> **Stored items**:
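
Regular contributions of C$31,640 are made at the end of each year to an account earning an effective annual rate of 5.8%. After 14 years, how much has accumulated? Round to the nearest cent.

C$655,662.03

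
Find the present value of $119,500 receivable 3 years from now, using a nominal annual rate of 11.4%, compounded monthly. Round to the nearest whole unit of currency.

i = 0.114/12 = 0.0095 per month; n = 3·12 = 36.
PV = FV·(1+i)^(−n) = 119,500 × 0.711496 = 85,023.7522

$85,024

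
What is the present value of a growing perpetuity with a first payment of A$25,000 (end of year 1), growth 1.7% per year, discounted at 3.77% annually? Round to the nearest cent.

A$1,207,729.47

PV = D₁/(r − g) = 25000/(0.0377 − 0.017) = 1,207,729.4686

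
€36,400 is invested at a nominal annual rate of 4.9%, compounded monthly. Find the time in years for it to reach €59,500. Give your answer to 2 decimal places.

10.05 years

Periodic rate i = 0.049/12 = 0.00408333.
(1+i)^n = 59500/36400 = 1.63462, so n = ln 1.63462 / ln 1.00408 = 120.5902 months
= 120.5902/12 years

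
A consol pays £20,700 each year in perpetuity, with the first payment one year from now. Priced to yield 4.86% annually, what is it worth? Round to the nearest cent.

PV = PMT / i = 20700 / 0.0486 = 425,925.9259

£425,925.93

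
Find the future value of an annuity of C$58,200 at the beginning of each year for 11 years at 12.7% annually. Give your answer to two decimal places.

C$1,407,537.55

FV = PMT · [(1+i)^n − 1] / i × (1+i) = 58200 · 24.184494 = 1,407,537.5489
Payments are at the start of each period, so multiply by (1+i).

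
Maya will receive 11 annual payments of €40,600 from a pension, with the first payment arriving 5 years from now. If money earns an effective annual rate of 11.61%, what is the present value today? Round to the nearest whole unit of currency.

Value one period before first payment (t=4): 40600 × [1 − (1+0.1161)^(−11)] / 0.1161 = 40600 × 6.040301 = 245,236.2260
PV₀ = 245,236.2260 / (1+0.1161)^4 = 245,236.2260 / 1.551717 = 158,041.8815

€158,042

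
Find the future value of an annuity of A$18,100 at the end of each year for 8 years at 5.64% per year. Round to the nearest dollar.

FV = 18100 × [(1+0.0564)^8 − 1] / 0.0564 = 18100 × 9.770475 = 176,845.5987

A$176,846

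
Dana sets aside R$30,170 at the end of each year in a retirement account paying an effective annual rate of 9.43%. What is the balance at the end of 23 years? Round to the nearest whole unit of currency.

R$2,222,211

FV = PMT · [(1+i)^n − 1] / i = 30170 · 73.656329 = 2,222,211.4431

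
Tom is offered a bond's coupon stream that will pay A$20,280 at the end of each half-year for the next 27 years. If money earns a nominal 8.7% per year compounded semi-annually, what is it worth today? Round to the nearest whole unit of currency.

A$419,435

Periodic rate i = 0.087/2 = 0.0435; n = 27 × 2 = 54 periods.
PV = PMT · [1 − (1+i)^(−n)] / i = 20280 · 20.682193 = 419,434.8676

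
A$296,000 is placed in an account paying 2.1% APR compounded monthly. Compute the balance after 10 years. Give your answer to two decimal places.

With 12 periods per year: i = 0.00175, n = 120.
296,000 × (1+0.00175)^120 = 296,000 × 1.233452 = 365,101.6903

A$365,101.69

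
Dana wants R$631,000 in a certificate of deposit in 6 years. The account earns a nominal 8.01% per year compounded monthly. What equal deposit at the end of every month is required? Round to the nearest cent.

R$6,854.63

Periodic rate i = 0.0801/12 = 0.006675; n = 6 × 12 = 72 periods.
PMT = 631000 / ( [(1+0.006675)^72 − 1] / 0.006675 ) = 631000 / 92.054553 = 6,854.6311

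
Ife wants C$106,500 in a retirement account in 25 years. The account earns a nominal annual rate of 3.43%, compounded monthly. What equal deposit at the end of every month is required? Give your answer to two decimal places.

C$224.76

With 12 periods per year: i = 0.00285833, n = 300.
PMT = 106500 / ( [(1+0.00285833)^300 − 1] / 0.00285833 ) = 106500 / 473.835072 = 224.7618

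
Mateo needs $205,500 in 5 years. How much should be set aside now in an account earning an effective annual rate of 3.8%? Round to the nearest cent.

$170,539.53

PV = 205,500 / (1 + 0.038)^5 = 205,500 / 1.204999 = 170,539.5288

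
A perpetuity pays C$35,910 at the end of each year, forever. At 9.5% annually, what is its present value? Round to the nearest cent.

C$378,000.00

PV = PMT / i = 35910 / 0.095 = 378,000.0000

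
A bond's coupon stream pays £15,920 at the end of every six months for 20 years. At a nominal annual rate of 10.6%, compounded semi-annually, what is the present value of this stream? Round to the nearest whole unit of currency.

£262,312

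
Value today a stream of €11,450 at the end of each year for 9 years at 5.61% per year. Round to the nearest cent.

PV = 11450 × [1 − (1+0.0561)^(−9)] / 0.0561 = 11450 × 6.918652 = 79,218.5704

€79,218.57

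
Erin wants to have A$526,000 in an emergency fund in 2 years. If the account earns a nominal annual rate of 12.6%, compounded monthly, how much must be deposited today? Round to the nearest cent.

A$409,368.21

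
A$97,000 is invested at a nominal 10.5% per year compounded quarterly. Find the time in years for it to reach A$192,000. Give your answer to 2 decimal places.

6.59 years

Periodic rate i = 0.105/4 = 0.02625.
(1+i)^n = 192000/97000 = 1.97938, so n = ln 1.97938 / ln 1.02625 = 26.3508 quarters
= 26.3508/4 years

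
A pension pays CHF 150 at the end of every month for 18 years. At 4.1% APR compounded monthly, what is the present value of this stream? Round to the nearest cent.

CHF 22,887.62

With 12 periods per year: i = 0.00341667, n = 216.
PV = PMT · [1 − (1+i)^(−n)] / i = 150 · 152.584146 = 22,887.6220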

> **Exercise prompt**: Transcribe the records above in full, exactly as they stand.

> **Output for this task**:
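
Regular contributions of C$31,640 are made at the end of each year to an account earning an effective annual rate of 5.8%. After 14 years, how much has accumulated? Round to the nearest cent.

C$655,662.03

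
Find the present value of $119,500 receivable 3 years from now, using a nominal annual rate of 11.4%, compounded monthly. Round to the nearest whole unit of currency.

i = 0.114/12 = 0.0095 per month; n = 3·12 = 36.
PV = FV·(1+i)^(−n) = 119,500 × 0.711496 = 85,023.7522

$85,024

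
What is the present value of a growing perpetuity with a first payment of A$25,000 (end of year 1), growth 1.7% per year, discounted at 3.77% annually? Round to the nearest cent.

A$1,207,729.47

PV = D₁/(r − g) = 25000/(0.0377 − 0.017) = 1,207,729.4686

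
€36,400 is invested at a nominal annual rate of 4.9%, compounded monthly. Find the time in years for it to reach €59,500. Give your answer to 2 decimal places.

10.05 years

Periodic rate i = 0.049/12 = 0.00408333.
(1+i)^n = 59500/36400 = 1.63462, so n = ln 1.63462 / ln 1.00408 = 120.5902 months
= 120.5902/12 years

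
A consol pays £20,700 each year in perpetuity, with the first payment one year from now. Priced to yield 4.86% annually, what is it worth? Round to the nearest cent.

PV = PMT / i = 20700 / 0.0486 = 425,925.9259

£425,925.93

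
Find the future value of an annuity of C$58,200 at the beginning of each year for 11 years at 12.7% annually. Give your answer to two decimal places.

C$1,407,537.55

FV = PMT · [(1+i)^n − 1] / i × (1+i) = 58200 · 24.184494 = 1,407,537.5489
Payments are at the start of each period, so multiply by (1+i).

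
Maya will receive 11 annual payments of €40,600 from a pension, with the first payment arriving 5 years from now. If money earns an effective annual rate of 11.61%, what is the present value today? Round to the nearest whole unit of currency.

Value one period before first payment (t=4): 40600 × [1 − (1+0.1161)^(−11)] / 0.1161 = 40600 × 6.040301 = 245,236.2260
PV₀ = 245,236.2260 / (1+0.1161)^4 = 245,236.2260 / 1.551717 = 158,041.8815

€158,042

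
Find the future value of an annuity of A$18,100 at the end of each year for 8 years at 5.64% per year. Round to the nearest dollar.

FV = 18100 × [(1+0.0564)^8 − 1] / 0.0564 = 18100 × 9.770475 = 176,845.5987

A$176,846

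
Dana sets aside R$30,170 at the end of each year in a retirement account paying an effective annual rate of 9.43%. What is the balance at the end of 23 years? Round to the nearest whole unit of currency.

R$2,222,211

FV = PMT · [(1+i)^n − 1] / i = 30170 · 73.656329 = 2,222,211.4431

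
Tom is offered a bond's coupon stream that will pay A$20,280 at the end of each half-year for the next 27 years. If money earns a nominal 8.7% per year compounded semi-annually, what is it worth today? Round to the nearest whole unit of currency.

A$419,435

Periodic rate i = 0.087/2 = 0.0435; n = 27 × 2 = 54 periods.
PV = PMT · [1 − (1+i)^(−n)] / i = 20280 · 20.682193 = 419,434.8676

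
A$296,000 is placed in an account paying 2.1% APR compounded monthly. Compute the balance after 10 years. Give your answer to two decimal places.

With 12 periods per year: i = 0.00175, n = 120.
296,000 × (1+0.00175)^120 = 296,000 × 1.233452 = 365,101.6903

A$365,101.69

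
Dana wants R$631,000 in a certificate of deposit in 6 years. The account earns a nominal 8.01% per year compounded monthly. What equal deposit at the end of every month is required? Round to the nearest cent.

R$6,854.63

Periodic rate i = 0.0801/12 = 0.006675; n = 6 × 12 = 72 periods.
PMT = 631000 / ( [(1+0.006675)^72 − 1] / 0.006675 ) = 631000 / 92.054553 = 6,854.6311

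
Ife wants C$106,500 in a retirement account in 25 years. The account earns a nominal annual rate of 3.43%, compounded monthly. What equal deposit at the end of every month is required? Give your answer to two decimal places.

C$224.76

With 12 periods per year: i = 0.00285833, n = 300.
PMT = 106500 / ( [(1+0.00285833)^300 − 1] / 0.00285833 ) = 106500 / 473.835072 = 224.7618

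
Mateo needs $205,500 in 5 years. How much should be set aside now in an account earning an effective annual rate of 3.8%? Round to the nearest cent.

$170,539.53

PV = 205,500 / (1 + 0.038)^5 = 205,500 / 1.204999 = 170,539.5288

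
A perpetuity pays C$35,910 at the end of each year, forever. At 9.5% annually, what is its present value? Round to the nearest cent.

C$378,000.00

PV = PMT / i = 35910 / 0.095 = 378,000.0000

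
A bond's coupon stream pays £15,920 at the end of every six months for 20 years. At a nominal annual rate of 10.6%, compounded semi-annually, what is the present value of this stream? Round to the nearest whole unit of currency.

£262,312

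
Value today a stream of €11,450 at the end of each year for 9 years at 5.61% per year. Round to the nearest cent.

PV = 11450 × [1 − (1+0.0561)^(−9)] / 0.0561 = 11450 × 6.918652 = 79,218.5704

€79,218.57

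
Erin wants to have A$526,000 in an emergency fund in 2 years. If the account earns a nominal annual rate of 12.6%, compounded monthly, how much must be deposited today? Round to the nearest cent.

A$409,368.21

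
A$97,000 is invested at a nominal 10.5% per year compounded quarterly. Find the time in years for it to reach A$192,000. Give your answer to 2 decimal places.

6.59 years

Periodic rate i = 0.105/4 = 0.02625.
(1+i)^n = 192000/97000 = 1.97938, so n = ln 1.97938 / ln 1.02625 = 26.3508 quarters
= 26.3508/4 years

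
A pension pays CHF 150 at the end of every month for 18 years. At 4.1% APR compounded monthly, what is the present value of this stream? Round to the nearest cent.

CHF 22,887.62

With 12 periods per year: i = 0.00341667, n = 216.
PV = PMT · [1 − (1+i)^(−n)] / i = 150 · 152.584146 = 22,887.6220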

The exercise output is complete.